#### Problem details
Within the entries below, find each line containing the word "record" and copy it.

#### Given data
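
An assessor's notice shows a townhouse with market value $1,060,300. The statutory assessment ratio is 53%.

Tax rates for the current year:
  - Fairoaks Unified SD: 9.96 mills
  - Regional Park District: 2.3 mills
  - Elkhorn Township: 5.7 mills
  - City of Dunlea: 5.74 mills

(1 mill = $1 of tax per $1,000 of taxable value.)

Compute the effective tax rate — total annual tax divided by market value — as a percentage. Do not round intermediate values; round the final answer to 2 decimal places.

Assessed value = $1,060,300 × 0.53 = $561,959
Fairoaks Unified SD: $561,959 × 0.00996 = $5,597.11164
Regional Park District: $561,959 × 0.0023 = $1,292.5057
Elkhorn Township: $561,959 × 0.0057 = $3,203.1663
City of Dunlea: $561,959 × 0.00574 = $3,225.64466
Total tax = $13,318.4283
Effective rate = $13,318.4283 ÷ $1,060,300 = 1.26% of market value

1.26%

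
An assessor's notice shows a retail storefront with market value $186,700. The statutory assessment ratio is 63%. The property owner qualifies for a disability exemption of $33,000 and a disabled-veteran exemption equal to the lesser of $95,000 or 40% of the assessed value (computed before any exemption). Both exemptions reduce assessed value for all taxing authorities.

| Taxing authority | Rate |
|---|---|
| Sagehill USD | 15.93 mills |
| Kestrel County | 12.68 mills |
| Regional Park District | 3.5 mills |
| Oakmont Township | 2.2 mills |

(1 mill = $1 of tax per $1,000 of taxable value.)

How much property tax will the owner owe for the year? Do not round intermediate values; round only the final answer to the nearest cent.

$1,289.12

Assessed value = $186,700 × 0.63 = $117,621
Disabled-veteran exemption = min($95,000, 40% × $117,621) = min($95,000, $47,048.4) = $47,048.4 (percentage binds)
Taxable value = $117,621 − $33,000 − $47,048.4 = $37,572.6
Sagehill USD: $37,572.6 × 0.01593 = $598.531518
Kestrel County: $37,572.6 × 0.01268 = $476.420568
Regional Park District: $37,572.6 × 0.0035 = $131.5041
Oakmont Township: $37,572.6 × 0.0022 = $82.65972
Total = $1,289.115906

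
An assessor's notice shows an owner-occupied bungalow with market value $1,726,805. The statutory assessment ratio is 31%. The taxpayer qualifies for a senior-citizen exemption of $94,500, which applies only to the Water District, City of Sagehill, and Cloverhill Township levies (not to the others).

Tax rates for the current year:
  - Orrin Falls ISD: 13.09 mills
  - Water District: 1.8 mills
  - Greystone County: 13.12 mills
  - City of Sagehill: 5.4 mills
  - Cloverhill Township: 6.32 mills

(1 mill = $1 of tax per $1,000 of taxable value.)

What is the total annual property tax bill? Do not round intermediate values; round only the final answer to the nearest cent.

Assessed value = $1,726,805 × 0.31 = $535,309.55
Orrin Falls ISD: $535,309.55 × 0.01309 = $7,007.2020095
Water District: ($535,309.55 − $94,500) × 0.0018 = $440,809.55 × 0.0018 = $793.45719
Greystone County: $535,309.55 × 0.01312 = $7,023.261296
City of Sagehill: ($535,309.55 − $94,500) × 0.0054 = $440,809.55 × 0.0054 = $2,380.37157
Cloverhill Township: ($535,309.55 − $94,500) × 0.00632 = $440,809.55 × 0.00632 = $2,785.916356
Total = $19,990.2084215

$19,990.21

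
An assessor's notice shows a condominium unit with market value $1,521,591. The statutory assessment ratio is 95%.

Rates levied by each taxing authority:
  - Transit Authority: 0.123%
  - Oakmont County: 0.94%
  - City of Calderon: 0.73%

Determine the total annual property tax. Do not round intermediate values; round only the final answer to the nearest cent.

$25,918.02

Assessed value = $1,521,591 × 0.95 = $1,445,511.45
Transit Authority: $1,445,511.45 × 0.00123 = $1,777.9790835
Oakmont County: $1,445,511.45 × 0.0094 = $13,587.80763
City of Calderon: $1,445,511.45 × 0.0073 = $10,552.233585
Total = $1,777.9790835 + $13,587.80763 + $10,552.233585 = $25,918.0202985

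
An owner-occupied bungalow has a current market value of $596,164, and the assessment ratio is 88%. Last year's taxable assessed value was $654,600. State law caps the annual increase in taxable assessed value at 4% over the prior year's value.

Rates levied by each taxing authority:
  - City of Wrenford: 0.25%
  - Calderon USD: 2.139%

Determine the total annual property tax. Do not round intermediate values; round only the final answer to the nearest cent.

Uncapped assessed value = $596,164 × 0.88 = $524,624.32
Cap limit = $654,600 × 1.04 = $680,784
Taxable assessed value = min($524,624.32, $680,784) = $524,624.32 (cap does not bind)
City of Wrenford: $524,624.32 × 0.0025 = $1,311.5608
Calderon USD: $524,624.32 × 0.02139 = $11,221.7142048
Total = $12,533.2750048

$12,533.28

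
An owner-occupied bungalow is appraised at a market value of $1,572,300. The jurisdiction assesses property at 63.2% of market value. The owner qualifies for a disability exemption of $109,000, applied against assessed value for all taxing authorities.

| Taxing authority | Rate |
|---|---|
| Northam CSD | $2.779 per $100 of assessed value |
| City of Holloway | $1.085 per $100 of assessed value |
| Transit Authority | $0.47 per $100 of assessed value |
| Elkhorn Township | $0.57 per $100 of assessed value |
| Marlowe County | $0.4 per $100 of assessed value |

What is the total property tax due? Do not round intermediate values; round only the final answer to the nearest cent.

$46,924.15

Assessed value = $1,572,300 × 0.632 = $993,693.6
Taxable value = $993,693.6 − $109,000 = $884,693.6
Northam CSD: $884,693.6 × 0.02779 = $24,585.635144
City of Holloway: $884,693.6 × 0.01085 = $9,598.92556
Transit Authority: $884,693.6 × 0.0047 = $4,158.05992
Elkhorn Township: $884,693.6 × 0.0057 = $5,042.75352
Marlowe County: $884,693.6 × 0.004 = $3,538.7744
Total = $24,585.635144 + $9,598.92556 + $4,158.05992 + $5,042.75352 + $3,538.7744 = $46,924.148544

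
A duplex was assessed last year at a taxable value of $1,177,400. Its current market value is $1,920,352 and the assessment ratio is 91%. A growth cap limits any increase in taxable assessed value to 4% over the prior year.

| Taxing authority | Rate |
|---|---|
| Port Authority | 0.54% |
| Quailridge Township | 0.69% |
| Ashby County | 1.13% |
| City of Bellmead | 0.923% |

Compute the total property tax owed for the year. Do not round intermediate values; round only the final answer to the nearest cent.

Uncapped assessed value = $1,920,352 × 0.91 = $1,747,520.32
Cap limit = $1,177,400 × 1.04 = $1,224,496
Taxable assessed value = min($1,747,520.32, $1,224,496) = $1,224,496 (cap binds)
Port Authority: $1,224,496 × 0.0054 = $6,612.2784
Quailridge Township: $1,224,496 × 0.0069 = $8,449.0224
Ashby County: $1,224,496 × 0.0113 = $13,836.8048
City of Bellmead: $1,224,496 × 0.00923 = $11,302.09808
Total = $40,200.20368

$40,200.20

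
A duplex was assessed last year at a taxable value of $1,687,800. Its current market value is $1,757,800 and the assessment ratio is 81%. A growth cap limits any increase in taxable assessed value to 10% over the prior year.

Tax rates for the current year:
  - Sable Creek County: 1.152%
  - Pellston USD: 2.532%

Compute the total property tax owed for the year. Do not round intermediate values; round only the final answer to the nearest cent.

$52,453.46

Uncapped assessed value = $1,757,800 × 0.81 = $1,423,818
Cap limit = $1,687,800 × 1.1 = $1,856,580
Taxable assessed value = min($1,423,818, $1,856,580) = $1,423,818 (cap does not bind)
Sable Creek County: $1,423,818 × 0.01152 = $16,402.38336
Pellston USD: $1,423,818 × 0.02532 = $36,051.07176
Total = $52,453.45512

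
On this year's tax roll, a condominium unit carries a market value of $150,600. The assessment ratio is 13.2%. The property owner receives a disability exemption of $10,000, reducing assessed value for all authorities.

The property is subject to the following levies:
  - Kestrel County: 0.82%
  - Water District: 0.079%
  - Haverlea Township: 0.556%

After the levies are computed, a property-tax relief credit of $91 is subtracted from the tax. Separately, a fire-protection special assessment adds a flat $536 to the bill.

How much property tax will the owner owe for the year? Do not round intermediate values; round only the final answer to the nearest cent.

$588.74

Assessed value = $150,600 × 0.132 = $19,879.2
Taxable value = $19,879.2 − $10,000 = $9,879.2
Kestrel County: $9,879.2 × 0.0082 = $81.00944
Water District: $9,879.2 × 0.00079 = $7.804568
Haverlea Township: $9,879.2 × 0.00556 = $54.928352
Levies subtotal = $143.74236
After credit = $143.74236 − $91 = $52.74236
Total = $52.74236 + $536 = $588.74236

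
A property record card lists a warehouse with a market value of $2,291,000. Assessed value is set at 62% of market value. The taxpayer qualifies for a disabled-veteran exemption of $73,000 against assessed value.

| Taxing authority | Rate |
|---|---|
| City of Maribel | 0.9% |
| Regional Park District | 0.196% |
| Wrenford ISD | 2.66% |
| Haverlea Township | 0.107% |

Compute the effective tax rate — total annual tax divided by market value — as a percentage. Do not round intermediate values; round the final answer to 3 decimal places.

2.272%

Assessed value = $2,291,000 × 0.62 = $1,420,420
Taxable value = $1,420,420 − $73,000 = $1,347,420
City of Maribel: $1,347,420 × 0.009 = $12,126.78
Regional Park District: $1,347,420 × 0.00196 = $2,640.9432
Wrenford ISD: $1,347,420 × 0.0266 = $35,841.372
Haverlea Township: $1,347,420 × 0.00107 = $1,441.7394
Total tax = $52,050.8346
Effective rate = $52,050.8346 ÷ $2,291,000 = 2.272% of market value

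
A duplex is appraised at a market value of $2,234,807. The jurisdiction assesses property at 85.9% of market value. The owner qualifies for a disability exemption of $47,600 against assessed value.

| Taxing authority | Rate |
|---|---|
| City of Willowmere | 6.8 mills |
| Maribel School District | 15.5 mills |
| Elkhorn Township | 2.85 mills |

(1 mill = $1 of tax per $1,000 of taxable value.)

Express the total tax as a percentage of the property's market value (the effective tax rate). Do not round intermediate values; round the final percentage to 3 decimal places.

Assessed value = $2,234,807 × 0.859 = $1,919,699.213
Taxable value = $1,919,699.213 − $47,600 = $1,872,099.213
City of Willowmere: $1,872,099.213 × 0.0068 = $12,730.2746484
Maribel School District: $1,872,099.213 × 0.0155 = $29,017.5378015
Elkhorn Township: $1,872,099.213 × 0.00285 = $5,335.48275705
Total tax = $47,083.29520695
Effective rate = $47,083.29520695 ÷ $2,234,807 = 2.107% of market value

2.107%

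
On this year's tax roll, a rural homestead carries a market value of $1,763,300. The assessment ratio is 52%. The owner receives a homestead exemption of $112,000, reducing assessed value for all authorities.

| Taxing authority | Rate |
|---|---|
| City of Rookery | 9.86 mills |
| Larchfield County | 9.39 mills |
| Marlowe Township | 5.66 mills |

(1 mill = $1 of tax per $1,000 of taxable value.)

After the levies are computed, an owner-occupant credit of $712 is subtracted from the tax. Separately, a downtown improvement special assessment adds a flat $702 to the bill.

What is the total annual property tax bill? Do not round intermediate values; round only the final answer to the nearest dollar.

$20,040

Assessed value = $1,763,300 × 0.52 = $916,916
Taxable value = $916,916 − $112,000 = $804,916
City of Rookery: $804,916 × 0.00986 = $7,936.47176
Larchfield County: $804,916 × 0.00939 = $7,558.16124
Marlowe Township: $804,916 × 0.00566 = $4,555.82456
Levies subtotal = $20,050.45756
After credit = $20,050.45756 − $712 = $19,338.45756
Total = $19,338.45756 + $702 = $20,040.45756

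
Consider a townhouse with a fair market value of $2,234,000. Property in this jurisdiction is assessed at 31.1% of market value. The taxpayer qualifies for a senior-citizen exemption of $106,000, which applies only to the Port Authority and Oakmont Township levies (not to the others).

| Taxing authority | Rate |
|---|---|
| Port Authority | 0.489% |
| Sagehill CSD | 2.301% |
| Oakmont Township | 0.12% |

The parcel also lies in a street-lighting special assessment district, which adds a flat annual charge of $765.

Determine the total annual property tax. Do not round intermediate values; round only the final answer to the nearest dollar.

$20,337

Assessed value = $2,234,000 × 0.311 = $694,774
Port Authority: ($694,774 − $106,000) × 0.00489 = $588,774 × 0.00489 = $2,879.10486
Sagehill CSD: $694,774 × 0.02301 = $15,986.74974
Oakmont Township: ($694,774 − $106,000) × 0.0012 = $588,774 × 0.0012 = $706.5288
Levies subtotal = $19,572.3834
Total = $19,572.3834 + $765 = $20,337.3834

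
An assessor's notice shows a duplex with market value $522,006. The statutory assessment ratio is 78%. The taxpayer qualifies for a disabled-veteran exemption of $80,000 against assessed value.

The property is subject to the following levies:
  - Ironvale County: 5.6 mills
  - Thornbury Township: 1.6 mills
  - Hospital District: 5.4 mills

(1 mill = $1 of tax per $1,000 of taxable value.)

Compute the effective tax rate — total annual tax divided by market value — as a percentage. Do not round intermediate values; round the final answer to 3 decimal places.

0.790%

Assessed value = $522,006 × 0.78 = $407,164.68
Taxable value = $407,164.68 − $80,000 = $327,164.68
Ironvale County: $327,164.68 × 0.0056 = $1,832.122208
Thornbury Township: $327,164.68 × 0.0016 = $523.463488
Hospital District: $327,164.68 × 0.0054 = $1,766.689272
Total tax = $4,122.274968
Effective rate = $4,122.274968 ÷ $522,006 = 0.790% of market value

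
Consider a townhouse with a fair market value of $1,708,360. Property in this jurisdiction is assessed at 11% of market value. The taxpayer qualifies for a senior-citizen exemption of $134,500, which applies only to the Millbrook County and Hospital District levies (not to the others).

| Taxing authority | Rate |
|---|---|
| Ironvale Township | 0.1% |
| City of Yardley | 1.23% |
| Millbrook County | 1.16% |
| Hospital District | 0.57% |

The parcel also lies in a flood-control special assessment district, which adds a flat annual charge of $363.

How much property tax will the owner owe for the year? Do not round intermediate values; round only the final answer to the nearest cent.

$3,786.49

Assessed value = $1,708,360 × 0.11 = $187,919.6
Ironvale Township: $187,919.6 × 0.001 = $187.9196
City of Yardley: $187,919.6 × 0.0123 = $2,311.41108
Millbrook County: ($187,919.6 − $134,500) × 0.0116 = $53,419.6 × 0.0116 = $619.66736
Hospital District: ($187,919.6 − $134,500) × 0.0057 = $53,419.6 × 0.0057 = $304.49172
Levies subtotal = $3,423.48976
Total = $3,423.48976 + $363 = $3,786.48976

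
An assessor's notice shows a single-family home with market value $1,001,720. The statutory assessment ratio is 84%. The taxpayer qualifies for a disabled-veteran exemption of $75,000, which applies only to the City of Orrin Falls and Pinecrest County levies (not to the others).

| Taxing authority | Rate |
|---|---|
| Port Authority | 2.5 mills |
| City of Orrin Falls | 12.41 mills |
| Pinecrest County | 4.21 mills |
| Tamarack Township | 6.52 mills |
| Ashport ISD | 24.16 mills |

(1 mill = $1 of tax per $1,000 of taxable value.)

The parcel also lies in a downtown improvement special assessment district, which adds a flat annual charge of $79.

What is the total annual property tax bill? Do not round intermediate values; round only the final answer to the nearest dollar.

$40,736

Assessed value = $1,001,720 × 0.84 = $841,444.8
Port Authority: $841,444.8 × 0.0025 = $2,103.612
City of Orrin Falls: ($841,444.8 − $75,000) × 0.01241 = $766,444.8 × 0.01241 = $9,511.579968
Pinecrest County: ($841,444.8 − $75,000) × 0.00421 = $766,444.8 × 0.00421 = $3,226.732608
Tamarack Township: $841,444.8 × 0.00652 = $5,486.220096
Ashport ISD: $841,444.8 × 0.02416 = $20,329.306368
Levies subtotal = $40,657.45104
Total = $40,657.45104 + $79 = $40,736.45104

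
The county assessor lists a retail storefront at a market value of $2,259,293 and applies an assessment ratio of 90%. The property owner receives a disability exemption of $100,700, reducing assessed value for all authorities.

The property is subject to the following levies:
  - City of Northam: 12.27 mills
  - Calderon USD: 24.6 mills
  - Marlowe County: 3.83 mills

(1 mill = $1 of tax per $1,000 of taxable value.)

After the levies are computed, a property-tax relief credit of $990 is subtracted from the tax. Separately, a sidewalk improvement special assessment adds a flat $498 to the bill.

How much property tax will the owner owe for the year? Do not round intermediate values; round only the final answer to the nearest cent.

$78,167.41

Assessed value = $2,259,293 × 0.9 = $2,033,363.7
Taxable value = $2,033,363.7 − $100,700 = $1,932,663.7
City of Northam: $1,932,663.7 × 0.01227 = $23,713.783599
Calderon USD: $1,932,663.7 × 0.0246 = $47,543.52702
Marlowe County: $1,932,663.7 × 0.00383 = $7,402.101971
Levies subtotal = $78,659.41259
After credit = $78,659.41259 − $990 = $77,669.41259
Total = $77,669.41259 + $498 = $78,167.41259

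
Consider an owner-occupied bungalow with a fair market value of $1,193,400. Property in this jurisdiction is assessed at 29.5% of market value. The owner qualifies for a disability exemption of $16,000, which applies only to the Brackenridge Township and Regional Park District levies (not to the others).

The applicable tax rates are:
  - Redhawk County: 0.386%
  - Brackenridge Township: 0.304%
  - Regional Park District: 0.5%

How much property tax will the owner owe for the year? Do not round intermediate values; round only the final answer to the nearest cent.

Assessed value = $1,193,400 × 0.295 = $352,053
Redhawk County: $352,053 × 0.00386 = $1,358.92458
Brackenridge Township: ($352,053 − $16,000) × 0.00304 = $336,053 × 0.00304 = $1,021.60112
Regional Park District: ($352,053 − $16,000) × 0.005 = $336,053 × 0.005 = $1,680.265
Total = $4,060.7907

$4,060.79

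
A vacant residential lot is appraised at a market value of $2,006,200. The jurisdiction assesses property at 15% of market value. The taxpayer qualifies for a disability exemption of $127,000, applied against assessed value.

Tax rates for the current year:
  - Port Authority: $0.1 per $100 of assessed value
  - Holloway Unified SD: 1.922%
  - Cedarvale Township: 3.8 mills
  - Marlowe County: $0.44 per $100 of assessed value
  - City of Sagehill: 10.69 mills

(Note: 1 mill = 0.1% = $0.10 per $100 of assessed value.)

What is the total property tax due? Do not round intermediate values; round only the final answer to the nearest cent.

Assessed value = $2,006,200 × 0.15 = $300,930
Taxable value = $300,930 − $127,000 = $173,930
Port Authority: $173,930 × 0.001 = $173.93
Holloway Unified SD: $173,930 × 0.01922 = $3,342.9346
Cedarvale Township: $173,930 × 0.0038 = $660.934
Marlowe County: $173,930 × 0.0044 = $765.292
City of Sagehill: $173,930 × 0.01069 = $1,859.3117
Total = $6,802.4023

$6,802.40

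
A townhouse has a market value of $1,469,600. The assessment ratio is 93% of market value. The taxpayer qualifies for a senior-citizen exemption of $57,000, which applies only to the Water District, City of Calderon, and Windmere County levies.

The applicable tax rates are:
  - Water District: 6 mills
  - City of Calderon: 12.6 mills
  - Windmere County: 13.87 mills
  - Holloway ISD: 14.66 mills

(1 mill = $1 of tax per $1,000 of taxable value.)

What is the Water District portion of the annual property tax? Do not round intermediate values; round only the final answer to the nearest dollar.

Assessed value = $1,469,600 × 0.93 = $1,366,728
Water District taxable value = $1,366,728 − $57,000 = $1,309,728
Water District levy = $1,309,728 × 0.006 = $7,858.368

$7,858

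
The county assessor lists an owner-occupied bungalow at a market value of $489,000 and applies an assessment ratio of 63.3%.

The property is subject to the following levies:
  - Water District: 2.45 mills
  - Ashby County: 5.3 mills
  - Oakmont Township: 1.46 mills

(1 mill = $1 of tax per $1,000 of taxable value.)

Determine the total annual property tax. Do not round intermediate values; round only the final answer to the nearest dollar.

$2,851

Assessed value = $489,000 × 0.633 = $309,537
Water District: $309,537 × 0.00245 = $758.36565
Ashby County: $309,537 × 0.0053 = $1,640.5461
Oakmont Township: $309,537 × 0.00146 = $451.92402
Total = $758.36565 + $1,640.5461 + $451.92402 = $2,850.83577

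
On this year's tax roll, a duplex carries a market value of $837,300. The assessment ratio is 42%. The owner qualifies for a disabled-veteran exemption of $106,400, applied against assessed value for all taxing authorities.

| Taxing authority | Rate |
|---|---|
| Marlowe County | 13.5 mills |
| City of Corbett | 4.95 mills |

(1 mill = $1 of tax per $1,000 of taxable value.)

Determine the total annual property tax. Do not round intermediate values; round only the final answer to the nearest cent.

Assessed value = $837,300 × 0.42 = $351,666
Taxable value = $351,666 − $106,400 = $245,266
Marlowe County: $245,266 × 0.0135 = $3,311.091
City of Corbett: $245,266 × 0.00495 = $1,214.0667
Total = $3,311.091 + $1,214.0667 = $4,525.1577

$4,525.16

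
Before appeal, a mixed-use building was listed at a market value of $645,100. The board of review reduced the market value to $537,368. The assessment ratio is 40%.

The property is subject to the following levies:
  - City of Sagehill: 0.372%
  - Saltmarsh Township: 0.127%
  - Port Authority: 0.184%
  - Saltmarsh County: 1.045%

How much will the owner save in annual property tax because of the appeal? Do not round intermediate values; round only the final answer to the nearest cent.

Old assessed value = $645,100 × 0.4 = $258,040
New assessed value = $537,368 × 0.4 = $214,947.2
Combined rate = 0.00372 + 0.00127 + 0.00184 + 0.01045 = 0.01728
Old tax = $258,040 × 0.01728 = $4,458.9312
New tax = $214,947.2 × 0.01728 = $3,714.287616
Reduction = $4,458.9312 − $3,714.287616 = $744.643584

$744.64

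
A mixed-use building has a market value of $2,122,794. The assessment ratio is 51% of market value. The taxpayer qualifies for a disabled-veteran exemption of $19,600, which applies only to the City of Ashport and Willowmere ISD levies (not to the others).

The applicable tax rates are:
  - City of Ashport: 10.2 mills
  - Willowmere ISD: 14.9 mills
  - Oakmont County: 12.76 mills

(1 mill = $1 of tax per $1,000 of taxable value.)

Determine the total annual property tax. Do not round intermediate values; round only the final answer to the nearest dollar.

Assessed value = $2,122,794 × 0.51 = $1,082,624.94
City of Ashport: ($1,082,624.94 − $19,600) × 0.0102 = $1,063,024.94 × 0.0102 = $10,842.854388
Willowmere ISD: ($1,082,624.94 − $19,600) × 0.0149 = $1,063,024.94 × 0.0149 = $15,839.071606
Oakmont County: $1,082,624.94 × 0.01276 = $13,814.2942344
Total = $40,496.2202284

$40,496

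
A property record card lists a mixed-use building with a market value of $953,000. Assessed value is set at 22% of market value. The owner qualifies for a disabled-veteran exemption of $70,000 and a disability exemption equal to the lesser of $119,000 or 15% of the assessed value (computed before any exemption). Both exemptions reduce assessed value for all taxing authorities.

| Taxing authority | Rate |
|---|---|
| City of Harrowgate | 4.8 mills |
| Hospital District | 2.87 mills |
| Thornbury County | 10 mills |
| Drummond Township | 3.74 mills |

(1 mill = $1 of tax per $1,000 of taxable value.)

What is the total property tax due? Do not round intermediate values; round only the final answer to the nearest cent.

$2,316.80

Assessed value = $953,000 × 0.22 = $209,660
Disability exemption = min($119,000, 15% × $209,660) = min($119,000, $31,449) = $31,449 (percentage binds)
Taxable value = $209,660 − $70,000 − $31,449 = $108,211
City of Harrowgate: $108,211 × 0.0048 = $519.4128
Hospital District: $108,211 × 0.00287 = $310.56557
Thornbury County: $108,211 × 0.01 = $1,082.11
Drummond Township: $108,211 × 0.00374 = $404.70914
Total = $2,316.79751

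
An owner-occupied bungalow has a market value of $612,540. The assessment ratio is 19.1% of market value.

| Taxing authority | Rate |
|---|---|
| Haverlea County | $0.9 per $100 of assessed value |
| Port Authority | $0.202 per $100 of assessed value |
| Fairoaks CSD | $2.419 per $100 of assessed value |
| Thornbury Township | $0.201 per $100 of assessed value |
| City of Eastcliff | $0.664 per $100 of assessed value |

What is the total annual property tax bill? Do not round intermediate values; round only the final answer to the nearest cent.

$5,131.41

Assessed value = $612,540 × 0.191 = $116,995.14
Haverlea County: $116,995.14 × 0.009 = $1,052.95626
Port Authority: $116,995.14 × 0.00202 = $236.3301828
Fairoaks CSD: $116,995.14 × 0.02419 = $2,830.1124366
Thornbury Township: $116,995.14 × 0.00201 = $235.1602314
City of Eastcliff: $116,995.14 × 0.00664 = $776.8477296
Total = $1,052.95626 + $236.3301828 + $2,830.1124366 + $235.1602314 + $776.8477296 = $5,131.4068404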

#### Completed task
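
A property record card lists a warehouse with a market value of $2,291,000. Assessed value is set at 62% of market value. The taxpayer qualifies for a disabled-veteran exemption of $73,000 against assessed value.
A property record card lists a mixed-use building with a market value of $953,000. Assessed value is set at 22% of market value. The owner qualifies for a disabled-veteran exemption of $70,000 and a disability exemption equal to the lesser of $119,000 or 15% of the assessed value (computed before any exemption). Both exemptions reduce assessed value for all taxing authorities.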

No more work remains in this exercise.